**Directions:** Your task is to write out exactly the lines of the listing below, from the first down to the line that holds "Answer: -1067039/21624750 ≈ -0.049343".

====== Records supplied

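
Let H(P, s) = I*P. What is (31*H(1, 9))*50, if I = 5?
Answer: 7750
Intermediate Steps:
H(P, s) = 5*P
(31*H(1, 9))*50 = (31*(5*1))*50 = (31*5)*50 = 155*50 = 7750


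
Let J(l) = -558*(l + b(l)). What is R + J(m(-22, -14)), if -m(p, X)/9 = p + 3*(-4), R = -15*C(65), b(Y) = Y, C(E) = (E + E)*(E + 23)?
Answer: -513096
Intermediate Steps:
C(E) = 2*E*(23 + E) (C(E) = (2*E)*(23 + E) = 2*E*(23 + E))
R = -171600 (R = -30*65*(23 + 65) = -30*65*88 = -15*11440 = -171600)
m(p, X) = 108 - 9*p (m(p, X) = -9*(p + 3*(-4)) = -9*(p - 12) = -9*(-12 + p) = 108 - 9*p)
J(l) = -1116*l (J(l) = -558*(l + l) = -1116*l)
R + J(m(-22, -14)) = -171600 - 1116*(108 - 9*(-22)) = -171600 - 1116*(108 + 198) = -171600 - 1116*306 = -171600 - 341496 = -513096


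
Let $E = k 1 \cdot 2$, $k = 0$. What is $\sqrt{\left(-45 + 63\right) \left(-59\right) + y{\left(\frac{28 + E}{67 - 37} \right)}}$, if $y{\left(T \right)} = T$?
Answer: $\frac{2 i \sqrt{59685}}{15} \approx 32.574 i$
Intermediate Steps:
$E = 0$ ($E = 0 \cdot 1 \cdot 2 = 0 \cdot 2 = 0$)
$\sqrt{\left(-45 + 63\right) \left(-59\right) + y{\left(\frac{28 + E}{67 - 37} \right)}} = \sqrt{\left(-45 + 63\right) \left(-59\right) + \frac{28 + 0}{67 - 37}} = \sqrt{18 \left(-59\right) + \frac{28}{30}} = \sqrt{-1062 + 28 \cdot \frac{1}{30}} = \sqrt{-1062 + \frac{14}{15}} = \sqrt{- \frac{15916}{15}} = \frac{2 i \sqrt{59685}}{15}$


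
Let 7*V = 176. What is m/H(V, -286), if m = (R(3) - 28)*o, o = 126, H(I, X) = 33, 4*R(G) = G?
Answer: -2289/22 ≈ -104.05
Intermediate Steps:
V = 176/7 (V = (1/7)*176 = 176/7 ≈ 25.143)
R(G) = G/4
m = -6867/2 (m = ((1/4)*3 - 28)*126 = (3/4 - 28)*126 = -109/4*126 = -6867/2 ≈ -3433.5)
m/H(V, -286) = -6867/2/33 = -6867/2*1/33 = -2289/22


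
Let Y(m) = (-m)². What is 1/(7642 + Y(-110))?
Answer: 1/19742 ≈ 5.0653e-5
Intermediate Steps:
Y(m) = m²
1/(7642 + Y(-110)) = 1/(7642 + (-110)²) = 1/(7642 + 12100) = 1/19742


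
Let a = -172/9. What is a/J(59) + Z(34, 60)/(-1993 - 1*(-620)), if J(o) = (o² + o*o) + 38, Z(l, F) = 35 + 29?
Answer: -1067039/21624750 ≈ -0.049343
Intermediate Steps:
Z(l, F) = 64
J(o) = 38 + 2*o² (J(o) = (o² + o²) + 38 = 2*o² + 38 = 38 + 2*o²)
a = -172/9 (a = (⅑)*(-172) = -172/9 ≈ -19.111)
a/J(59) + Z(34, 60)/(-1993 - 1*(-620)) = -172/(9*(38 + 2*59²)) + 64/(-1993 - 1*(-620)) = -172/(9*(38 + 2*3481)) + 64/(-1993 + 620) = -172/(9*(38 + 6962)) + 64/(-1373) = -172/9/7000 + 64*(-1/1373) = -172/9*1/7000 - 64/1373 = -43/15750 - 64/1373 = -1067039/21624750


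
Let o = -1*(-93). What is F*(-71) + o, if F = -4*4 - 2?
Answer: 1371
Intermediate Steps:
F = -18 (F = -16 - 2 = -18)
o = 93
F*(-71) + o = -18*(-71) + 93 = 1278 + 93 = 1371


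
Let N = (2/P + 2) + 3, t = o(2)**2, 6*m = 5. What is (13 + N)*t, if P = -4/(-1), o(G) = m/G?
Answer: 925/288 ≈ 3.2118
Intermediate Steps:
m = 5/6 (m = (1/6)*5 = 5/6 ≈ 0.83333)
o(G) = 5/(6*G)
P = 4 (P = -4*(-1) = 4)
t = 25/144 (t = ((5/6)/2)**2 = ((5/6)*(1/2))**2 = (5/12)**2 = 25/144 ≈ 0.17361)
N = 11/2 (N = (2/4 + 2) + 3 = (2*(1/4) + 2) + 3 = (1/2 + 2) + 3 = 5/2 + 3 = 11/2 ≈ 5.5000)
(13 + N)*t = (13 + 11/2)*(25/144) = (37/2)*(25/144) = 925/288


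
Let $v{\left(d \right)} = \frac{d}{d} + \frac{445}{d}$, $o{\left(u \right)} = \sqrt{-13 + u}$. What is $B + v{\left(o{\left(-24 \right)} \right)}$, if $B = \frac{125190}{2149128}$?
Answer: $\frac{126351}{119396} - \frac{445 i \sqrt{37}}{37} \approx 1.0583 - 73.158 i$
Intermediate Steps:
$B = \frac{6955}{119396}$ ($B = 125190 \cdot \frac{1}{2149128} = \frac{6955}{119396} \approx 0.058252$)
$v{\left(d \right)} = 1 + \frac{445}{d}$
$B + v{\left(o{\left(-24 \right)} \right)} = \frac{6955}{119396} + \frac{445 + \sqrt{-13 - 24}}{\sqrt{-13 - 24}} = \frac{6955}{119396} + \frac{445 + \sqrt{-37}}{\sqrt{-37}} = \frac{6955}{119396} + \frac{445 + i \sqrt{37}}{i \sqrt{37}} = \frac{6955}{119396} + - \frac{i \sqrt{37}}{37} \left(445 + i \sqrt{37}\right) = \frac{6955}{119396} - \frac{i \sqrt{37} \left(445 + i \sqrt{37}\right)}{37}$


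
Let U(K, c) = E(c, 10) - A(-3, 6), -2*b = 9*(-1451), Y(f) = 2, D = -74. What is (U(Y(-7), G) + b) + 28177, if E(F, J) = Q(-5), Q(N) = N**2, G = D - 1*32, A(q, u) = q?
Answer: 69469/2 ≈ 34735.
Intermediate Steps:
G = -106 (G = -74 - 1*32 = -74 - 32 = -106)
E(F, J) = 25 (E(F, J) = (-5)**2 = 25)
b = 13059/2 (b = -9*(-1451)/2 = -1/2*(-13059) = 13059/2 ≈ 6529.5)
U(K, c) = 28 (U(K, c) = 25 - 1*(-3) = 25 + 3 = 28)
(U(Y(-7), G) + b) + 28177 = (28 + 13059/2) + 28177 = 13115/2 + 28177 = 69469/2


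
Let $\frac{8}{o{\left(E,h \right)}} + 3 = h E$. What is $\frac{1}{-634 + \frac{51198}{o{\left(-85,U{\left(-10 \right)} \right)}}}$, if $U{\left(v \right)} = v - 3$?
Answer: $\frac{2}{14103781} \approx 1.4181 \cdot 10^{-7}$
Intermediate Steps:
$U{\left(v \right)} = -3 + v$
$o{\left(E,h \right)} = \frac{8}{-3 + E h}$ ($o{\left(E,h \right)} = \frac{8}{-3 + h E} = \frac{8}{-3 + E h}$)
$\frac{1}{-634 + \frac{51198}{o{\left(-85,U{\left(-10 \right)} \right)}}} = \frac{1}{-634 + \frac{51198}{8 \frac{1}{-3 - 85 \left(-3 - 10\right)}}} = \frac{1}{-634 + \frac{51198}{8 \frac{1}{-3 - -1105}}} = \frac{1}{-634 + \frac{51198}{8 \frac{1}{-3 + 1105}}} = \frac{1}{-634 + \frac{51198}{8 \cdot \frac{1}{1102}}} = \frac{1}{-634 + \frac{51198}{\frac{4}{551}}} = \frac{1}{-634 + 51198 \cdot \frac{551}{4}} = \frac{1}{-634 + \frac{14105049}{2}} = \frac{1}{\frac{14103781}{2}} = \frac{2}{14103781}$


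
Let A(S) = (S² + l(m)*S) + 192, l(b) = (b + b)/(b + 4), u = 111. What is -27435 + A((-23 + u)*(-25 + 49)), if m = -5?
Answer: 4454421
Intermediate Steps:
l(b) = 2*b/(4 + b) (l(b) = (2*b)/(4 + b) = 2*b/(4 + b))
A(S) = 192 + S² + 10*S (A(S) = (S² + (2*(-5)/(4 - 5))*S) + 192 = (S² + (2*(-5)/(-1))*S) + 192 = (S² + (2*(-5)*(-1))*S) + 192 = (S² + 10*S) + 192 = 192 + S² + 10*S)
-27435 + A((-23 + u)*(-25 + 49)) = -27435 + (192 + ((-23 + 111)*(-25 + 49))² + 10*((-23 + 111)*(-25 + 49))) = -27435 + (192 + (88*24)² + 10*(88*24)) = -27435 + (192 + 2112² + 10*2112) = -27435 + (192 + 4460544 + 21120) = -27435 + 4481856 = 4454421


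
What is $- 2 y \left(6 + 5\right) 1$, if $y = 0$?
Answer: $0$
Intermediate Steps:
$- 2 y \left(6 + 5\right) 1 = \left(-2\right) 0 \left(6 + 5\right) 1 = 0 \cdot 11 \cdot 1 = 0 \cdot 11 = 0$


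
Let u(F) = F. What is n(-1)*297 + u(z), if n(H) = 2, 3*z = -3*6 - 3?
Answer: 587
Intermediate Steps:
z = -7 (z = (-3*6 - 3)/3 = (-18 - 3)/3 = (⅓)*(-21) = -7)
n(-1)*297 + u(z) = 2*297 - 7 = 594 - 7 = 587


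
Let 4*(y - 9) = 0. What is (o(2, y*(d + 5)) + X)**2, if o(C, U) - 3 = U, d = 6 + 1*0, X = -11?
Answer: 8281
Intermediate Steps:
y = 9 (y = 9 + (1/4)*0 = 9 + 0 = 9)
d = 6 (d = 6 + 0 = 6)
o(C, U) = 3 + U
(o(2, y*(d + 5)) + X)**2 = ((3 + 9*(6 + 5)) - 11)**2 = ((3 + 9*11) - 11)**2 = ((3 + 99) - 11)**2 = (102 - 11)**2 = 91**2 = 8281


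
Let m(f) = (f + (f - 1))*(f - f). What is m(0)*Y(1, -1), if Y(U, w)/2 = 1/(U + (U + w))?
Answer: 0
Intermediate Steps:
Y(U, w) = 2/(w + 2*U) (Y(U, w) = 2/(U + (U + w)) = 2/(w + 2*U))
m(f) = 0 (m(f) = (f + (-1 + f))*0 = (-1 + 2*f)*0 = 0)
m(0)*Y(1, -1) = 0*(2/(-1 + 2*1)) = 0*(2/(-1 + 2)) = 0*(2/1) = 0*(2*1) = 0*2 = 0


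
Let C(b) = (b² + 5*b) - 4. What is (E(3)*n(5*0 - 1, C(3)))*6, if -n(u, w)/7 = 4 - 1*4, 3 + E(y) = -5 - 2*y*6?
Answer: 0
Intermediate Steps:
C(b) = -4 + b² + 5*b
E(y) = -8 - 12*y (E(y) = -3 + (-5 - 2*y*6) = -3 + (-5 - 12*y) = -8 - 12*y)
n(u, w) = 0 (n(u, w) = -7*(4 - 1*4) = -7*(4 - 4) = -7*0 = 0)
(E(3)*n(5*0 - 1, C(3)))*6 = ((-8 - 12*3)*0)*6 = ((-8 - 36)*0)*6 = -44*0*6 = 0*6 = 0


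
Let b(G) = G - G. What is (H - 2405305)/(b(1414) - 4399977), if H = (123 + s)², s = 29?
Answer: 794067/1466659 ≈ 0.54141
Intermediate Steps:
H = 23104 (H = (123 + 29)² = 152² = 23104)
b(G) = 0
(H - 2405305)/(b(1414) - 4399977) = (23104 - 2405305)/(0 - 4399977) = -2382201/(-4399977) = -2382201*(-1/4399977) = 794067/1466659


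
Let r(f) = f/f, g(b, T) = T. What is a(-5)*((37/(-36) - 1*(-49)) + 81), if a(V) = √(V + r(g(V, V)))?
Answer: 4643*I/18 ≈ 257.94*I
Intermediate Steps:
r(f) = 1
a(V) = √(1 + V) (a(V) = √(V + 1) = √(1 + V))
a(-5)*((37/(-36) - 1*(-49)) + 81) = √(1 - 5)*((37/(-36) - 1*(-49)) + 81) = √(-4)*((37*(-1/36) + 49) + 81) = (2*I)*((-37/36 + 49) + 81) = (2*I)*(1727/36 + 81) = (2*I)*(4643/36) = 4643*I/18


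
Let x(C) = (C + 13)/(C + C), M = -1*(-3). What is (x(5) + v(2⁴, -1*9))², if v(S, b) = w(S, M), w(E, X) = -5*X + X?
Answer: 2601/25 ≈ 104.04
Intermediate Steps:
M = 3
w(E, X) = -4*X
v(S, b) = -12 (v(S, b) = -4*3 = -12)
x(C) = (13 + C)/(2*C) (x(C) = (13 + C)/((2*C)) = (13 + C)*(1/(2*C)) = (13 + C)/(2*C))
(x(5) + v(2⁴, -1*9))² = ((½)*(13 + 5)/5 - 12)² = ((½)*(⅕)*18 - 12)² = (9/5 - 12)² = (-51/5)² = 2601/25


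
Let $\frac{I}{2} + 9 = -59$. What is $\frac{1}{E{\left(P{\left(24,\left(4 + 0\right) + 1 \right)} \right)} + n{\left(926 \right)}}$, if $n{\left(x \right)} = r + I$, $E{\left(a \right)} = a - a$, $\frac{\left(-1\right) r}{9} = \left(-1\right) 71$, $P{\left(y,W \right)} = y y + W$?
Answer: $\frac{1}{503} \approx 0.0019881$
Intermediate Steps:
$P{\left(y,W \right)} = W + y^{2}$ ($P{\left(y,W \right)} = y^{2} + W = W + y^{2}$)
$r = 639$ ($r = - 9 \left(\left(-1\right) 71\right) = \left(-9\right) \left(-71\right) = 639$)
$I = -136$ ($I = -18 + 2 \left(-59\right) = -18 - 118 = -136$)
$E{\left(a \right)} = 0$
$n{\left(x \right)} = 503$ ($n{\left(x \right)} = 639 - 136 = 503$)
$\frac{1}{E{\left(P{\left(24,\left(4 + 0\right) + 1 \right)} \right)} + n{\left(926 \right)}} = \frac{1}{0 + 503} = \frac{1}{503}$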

============

**Reply:**
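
Let H(P, s) = I*P. What is (31*H(1, 9))*50, if I = 5?
Answer: 7750
Intermediate Steps:
H(P, s) = 5*P
(31*H(1, 9))*50 = (31*(5*1))*50 = (31*5)*50 = 155*50 = 7750


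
Let J(l) = -558*(l + b(l)). What is R + J(m(-22, -14)), if -m(p, X)/9 = p + 3*(-4), R = -15*C(65), b(Y) = Y, C(E) = (E + E)*(E + 23)?
Answer: -513096
Intermediate Steps:
C(E) = 2*E*(23 + E) (C(E) = (2*E)*(23 + E) = 2*E*(23 + E))
R = -171600 (R = -30*65*(23 + 65) = -30*65*88 = -15*11440 = -171600)
m(p, X) = 108 - 9*p (m(p, X) = -9*(p + 3*(-4)) = -9*(p - 12) = -9*(-12 + p) = 108 - 9*p)
J(l) = -1116*l (J(l) = -558*(l + l) = -1116*l)
R + J(m(-22, -14)) = -171600 - 1116*(108 - 9*(-22)) = -171600 - 1116*(108 + 198) = -171600 - 1116*306 = -171600 - 341496 = -513096


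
Let $E = k 1 \cdot 2$, $k = 0$. What is $\sqrt{\left(-45 + 63\right) \left(-59\right) + y{\left(\frac{28 + E}{67 - 37} \right)}}$, if $y{\left(T \right)} = T$?
Answer: $\frac{2 i \sqrt{59685}}{15} \approx 32.574 i$
Intermediate Steps:
$E = 0$ ($E = 0 \cdot 1 \cdot 2 = 0 \cdot 2 = 0$)
$\sqrt{\left(-45 + 63\right) \left(-59\right) + y{\left(\frac{28 + E}{67 - 37} \right)}} = \sqrt{\left(-45 + 63\right) \left(-59\right) + \frac{28 + 0}{67 - 37}} = \sqrt{18 \left(-59\right) + \frac{28}{30}} = \sqrt{-1062 + 28 \cdot \frac{1}{30}} = \sqrt{-1062 + \frac{14}{15}} = \sqrt{- \frac{15916}{15}} = \frac{2 i \sqrt{59685}}{15}$


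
Let 7*V = 176. What is m/H(V, -286), if m = (R(3) - 28)*o, o = 126, H(I, X) = 33, 4*R(G) = G?
Answer: -2289/22 ≈ -104.05
Intermediate Steps:
V = 176/7 (V = (1/7)*176 = 176/7 ≈ 25.143)
R(G) = G/4
m = -6867/2 (m = ((1/4)*3 - 28)*126 = (3/4 - 28)*126 = -109/4*126 = -6867/2 ≈ -3433.5)
m/H(V, -286) = -6867/2/33 = -6867/2*1/33 = -2289/22


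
Let Y(m) = (-m)². What is 1/(7642 + Y(-110))?
Answer: 1/19742 ≈ 5.0653e-5
Intermediate Steps:
Y(m) = m²
1/(7642 + Y(-110)) = 1/(7642 + (-110)²) = 1/(7642 + 12100) = 1/19742


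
Let a = -172/9. What is a/J(59) + Z(34, 60)/(-1993 - 1*(-620)), if J(o) = (o² + o*o) + 38, Z(l, F) = 35 + 29?
Answer: -1067039/21624750 ≈ -0.049343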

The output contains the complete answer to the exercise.